• **Problem**
Whenever the word "cdot" turns up in a line of the data below, copy that line.

[Stored data]
== Segment start ==

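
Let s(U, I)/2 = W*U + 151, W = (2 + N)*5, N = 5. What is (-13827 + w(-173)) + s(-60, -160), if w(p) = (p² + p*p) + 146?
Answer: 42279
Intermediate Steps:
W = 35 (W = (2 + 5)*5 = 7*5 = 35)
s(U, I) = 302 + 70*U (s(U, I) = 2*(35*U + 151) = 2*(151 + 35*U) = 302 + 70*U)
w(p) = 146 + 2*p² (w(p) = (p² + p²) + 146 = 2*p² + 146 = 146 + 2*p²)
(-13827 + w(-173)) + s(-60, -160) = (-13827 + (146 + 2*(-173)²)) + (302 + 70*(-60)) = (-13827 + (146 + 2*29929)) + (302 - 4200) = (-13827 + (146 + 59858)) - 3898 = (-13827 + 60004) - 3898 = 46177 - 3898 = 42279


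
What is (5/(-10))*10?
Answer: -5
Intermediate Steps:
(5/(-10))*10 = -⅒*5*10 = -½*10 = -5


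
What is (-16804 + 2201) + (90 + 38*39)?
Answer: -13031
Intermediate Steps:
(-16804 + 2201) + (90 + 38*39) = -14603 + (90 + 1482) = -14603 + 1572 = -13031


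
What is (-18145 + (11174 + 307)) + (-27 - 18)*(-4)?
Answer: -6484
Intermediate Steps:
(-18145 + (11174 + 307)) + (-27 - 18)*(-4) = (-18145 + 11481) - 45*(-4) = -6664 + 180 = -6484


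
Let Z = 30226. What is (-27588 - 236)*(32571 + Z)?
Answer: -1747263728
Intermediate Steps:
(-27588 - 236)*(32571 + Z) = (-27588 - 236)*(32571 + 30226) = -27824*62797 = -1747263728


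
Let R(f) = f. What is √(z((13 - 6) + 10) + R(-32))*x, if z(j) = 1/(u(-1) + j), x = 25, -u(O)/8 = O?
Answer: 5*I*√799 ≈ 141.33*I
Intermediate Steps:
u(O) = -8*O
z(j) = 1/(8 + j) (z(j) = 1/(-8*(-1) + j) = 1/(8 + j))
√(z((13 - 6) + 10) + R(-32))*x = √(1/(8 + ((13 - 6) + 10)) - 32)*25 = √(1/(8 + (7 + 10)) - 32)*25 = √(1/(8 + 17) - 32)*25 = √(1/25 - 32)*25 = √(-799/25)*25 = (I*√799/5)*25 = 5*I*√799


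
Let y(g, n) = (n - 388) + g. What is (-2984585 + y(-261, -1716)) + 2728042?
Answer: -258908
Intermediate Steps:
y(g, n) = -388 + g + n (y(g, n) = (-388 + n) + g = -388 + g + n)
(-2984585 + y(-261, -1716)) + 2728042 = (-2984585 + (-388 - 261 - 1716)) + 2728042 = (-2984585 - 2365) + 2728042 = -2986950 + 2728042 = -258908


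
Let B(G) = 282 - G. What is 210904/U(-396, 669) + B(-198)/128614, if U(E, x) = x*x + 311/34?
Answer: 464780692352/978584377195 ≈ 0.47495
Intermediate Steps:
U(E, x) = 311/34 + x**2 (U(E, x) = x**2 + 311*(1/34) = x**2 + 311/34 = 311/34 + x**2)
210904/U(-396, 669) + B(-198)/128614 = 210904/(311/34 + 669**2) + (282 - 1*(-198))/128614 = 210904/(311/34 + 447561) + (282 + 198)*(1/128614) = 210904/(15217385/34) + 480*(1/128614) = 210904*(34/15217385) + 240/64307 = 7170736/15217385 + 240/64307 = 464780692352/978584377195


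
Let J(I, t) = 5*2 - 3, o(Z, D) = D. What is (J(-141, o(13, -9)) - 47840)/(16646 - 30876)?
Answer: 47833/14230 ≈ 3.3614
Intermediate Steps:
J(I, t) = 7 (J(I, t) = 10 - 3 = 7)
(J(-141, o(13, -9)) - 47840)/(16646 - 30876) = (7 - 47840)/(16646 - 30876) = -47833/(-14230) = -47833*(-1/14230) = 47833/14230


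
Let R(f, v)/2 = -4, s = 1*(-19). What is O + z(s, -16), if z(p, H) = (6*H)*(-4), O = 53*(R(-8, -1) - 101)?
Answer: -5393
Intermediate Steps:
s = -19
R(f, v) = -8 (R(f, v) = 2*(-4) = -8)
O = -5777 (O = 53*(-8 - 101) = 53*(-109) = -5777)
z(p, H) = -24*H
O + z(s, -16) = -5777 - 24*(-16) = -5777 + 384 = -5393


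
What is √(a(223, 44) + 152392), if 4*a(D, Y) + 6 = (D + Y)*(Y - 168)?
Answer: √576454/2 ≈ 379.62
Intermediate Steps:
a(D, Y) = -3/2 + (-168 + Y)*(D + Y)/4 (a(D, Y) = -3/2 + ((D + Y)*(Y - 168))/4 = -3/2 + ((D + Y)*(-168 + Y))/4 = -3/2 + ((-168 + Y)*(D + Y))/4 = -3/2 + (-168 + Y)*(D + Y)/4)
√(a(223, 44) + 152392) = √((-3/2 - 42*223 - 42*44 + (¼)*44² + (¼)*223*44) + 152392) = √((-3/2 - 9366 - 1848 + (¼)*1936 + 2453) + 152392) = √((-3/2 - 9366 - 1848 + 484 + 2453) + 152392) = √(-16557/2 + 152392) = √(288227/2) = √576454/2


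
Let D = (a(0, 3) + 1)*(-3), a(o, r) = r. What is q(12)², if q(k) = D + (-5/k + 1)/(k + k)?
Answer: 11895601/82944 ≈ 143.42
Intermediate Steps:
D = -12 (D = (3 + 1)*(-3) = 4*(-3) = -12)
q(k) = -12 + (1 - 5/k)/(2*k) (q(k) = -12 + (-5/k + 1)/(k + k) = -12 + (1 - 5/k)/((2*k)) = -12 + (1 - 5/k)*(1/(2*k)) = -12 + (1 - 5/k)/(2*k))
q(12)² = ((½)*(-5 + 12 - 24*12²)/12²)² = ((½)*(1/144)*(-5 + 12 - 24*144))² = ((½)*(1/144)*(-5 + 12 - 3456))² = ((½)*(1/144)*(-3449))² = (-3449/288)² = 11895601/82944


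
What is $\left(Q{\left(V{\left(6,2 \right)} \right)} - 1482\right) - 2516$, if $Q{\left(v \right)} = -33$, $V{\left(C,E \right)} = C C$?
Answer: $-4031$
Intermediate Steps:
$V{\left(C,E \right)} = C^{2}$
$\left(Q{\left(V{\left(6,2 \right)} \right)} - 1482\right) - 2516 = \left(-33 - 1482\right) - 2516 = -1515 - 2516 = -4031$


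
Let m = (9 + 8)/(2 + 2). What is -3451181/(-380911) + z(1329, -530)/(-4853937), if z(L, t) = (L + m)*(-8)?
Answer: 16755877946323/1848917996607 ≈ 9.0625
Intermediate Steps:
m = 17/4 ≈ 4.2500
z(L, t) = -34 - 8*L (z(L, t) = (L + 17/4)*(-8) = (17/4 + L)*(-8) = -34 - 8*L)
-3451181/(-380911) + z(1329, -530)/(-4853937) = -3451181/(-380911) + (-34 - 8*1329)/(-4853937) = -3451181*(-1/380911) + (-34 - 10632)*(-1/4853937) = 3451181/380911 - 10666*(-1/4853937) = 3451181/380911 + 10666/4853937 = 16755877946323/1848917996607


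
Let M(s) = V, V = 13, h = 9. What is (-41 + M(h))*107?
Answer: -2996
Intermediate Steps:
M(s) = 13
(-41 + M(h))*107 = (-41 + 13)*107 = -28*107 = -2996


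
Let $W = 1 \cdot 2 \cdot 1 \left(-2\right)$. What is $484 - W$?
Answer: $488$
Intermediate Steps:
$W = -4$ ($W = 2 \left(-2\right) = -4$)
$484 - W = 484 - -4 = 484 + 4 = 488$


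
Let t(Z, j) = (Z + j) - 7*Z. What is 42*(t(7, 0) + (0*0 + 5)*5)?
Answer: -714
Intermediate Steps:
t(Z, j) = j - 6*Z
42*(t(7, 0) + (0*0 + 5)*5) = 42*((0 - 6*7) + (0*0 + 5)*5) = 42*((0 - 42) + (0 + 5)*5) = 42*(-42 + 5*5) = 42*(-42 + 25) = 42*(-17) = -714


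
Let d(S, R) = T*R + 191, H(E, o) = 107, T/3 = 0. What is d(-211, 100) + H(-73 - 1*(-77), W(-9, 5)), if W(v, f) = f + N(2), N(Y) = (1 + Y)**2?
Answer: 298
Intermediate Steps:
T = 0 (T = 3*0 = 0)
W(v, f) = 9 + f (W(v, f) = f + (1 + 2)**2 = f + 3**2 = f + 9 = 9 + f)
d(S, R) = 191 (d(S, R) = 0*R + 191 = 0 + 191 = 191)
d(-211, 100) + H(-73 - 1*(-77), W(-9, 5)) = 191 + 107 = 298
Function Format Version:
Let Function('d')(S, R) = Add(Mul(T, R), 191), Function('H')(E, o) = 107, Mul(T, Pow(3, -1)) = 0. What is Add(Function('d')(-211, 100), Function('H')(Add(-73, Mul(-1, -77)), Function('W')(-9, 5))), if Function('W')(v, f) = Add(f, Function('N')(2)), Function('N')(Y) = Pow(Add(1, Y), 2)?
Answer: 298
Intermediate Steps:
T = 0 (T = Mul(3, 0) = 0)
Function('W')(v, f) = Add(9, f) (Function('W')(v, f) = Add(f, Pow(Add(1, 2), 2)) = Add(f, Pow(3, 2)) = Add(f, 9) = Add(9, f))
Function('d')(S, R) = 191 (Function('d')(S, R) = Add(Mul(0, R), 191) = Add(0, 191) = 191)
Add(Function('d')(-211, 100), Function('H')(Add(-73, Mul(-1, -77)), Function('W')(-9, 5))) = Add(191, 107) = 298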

== Segment end ==
== Segment start ==

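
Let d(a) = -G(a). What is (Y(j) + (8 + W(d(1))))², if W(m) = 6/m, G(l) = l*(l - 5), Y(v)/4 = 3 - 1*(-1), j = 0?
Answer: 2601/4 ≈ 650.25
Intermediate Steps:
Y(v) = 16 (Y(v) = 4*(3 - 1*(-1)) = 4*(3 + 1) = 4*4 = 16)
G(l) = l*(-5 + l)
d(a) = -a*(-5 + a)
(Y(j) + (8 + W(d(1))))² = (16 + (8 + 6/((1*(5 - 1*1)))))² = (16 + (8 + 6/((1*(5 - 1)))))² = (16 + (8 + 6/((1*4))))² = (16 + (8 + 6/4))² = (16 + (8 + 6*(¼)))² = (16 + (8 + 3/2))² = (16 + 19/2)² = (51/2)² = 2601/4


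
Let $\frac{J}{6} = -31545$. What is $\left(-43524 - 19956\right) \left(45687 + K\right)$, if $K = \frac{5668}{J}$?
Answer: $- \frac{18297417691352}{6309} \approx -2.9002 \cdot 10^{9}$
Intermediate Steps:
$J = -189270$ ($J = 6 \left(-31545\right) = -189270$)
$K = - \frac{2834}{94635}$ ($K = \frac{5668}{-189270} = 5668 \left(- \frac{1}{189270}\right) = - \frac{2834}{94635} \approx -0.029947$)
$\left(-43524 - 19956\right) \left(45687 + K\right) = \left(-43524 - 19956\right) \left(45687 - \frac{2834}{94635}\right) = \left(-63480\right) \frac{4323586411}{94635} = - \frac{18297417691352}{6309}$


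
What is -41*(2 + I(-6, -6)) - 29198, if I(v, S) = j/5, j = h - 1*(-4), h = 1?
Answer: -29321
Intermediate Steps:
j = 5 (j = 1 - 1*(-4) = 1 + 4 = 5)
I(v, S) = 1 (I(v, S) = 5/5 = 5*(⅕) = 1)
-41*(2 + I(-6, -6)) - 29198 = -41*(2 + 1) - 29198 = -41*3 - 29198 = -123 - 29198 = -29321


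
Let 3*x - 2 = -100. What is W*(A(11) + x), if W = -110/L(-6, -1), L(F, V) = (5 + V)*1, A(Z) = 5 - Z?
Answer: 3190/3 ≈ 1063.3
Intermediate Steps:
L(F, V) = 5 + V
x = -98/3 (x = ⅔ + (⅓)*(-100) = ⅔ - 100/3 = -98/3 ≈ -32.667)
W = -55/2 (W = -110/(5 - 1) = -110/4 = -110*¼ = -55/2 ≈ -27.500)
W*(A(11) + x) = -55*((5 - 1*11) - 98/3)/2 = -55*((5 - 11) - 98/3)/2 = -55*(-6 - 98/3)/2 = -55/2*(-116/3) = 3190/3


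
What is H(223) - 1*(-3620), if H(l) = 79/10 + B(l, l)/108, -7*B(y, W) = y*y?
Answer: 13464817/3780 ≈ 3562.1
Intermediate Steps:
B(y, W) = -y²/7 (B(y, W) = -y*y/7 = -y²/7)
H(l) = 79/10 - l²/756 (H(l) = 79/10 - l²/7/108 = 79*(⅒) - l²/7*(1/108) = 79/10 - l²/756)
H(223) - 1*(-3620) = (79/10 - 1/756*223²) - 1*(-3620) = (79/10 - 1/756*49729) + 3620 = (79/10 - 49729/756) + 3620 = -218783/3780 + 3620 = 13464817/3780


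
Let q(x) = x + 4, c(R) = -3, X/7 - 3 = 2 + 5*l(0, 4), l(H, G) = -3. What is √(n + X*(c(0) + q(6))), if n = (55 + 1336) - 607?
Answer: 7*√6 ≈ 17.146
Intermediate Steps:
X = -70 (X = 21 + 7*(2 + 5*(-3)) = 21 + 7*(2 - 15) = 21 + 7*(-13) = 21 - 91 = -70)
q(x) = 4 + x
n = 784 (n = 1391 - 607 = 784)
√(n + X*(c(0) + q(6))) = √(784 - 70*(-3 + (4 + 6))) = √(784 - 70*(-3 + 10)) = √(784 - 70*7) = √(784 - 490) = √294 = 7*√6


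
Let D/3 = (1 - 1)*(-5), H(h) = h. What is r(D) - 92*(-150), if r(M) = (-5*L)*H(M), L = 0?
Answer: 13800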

== Segment end ==

• **Expected answer**
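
Let $W = 1 \cdot 2 \cdot 1 \left(-2\right)$. What is $484 - W$?
Answer: $- \frac{18297417691352}{6309} \approx -2.9002 \cdot 10^{9}$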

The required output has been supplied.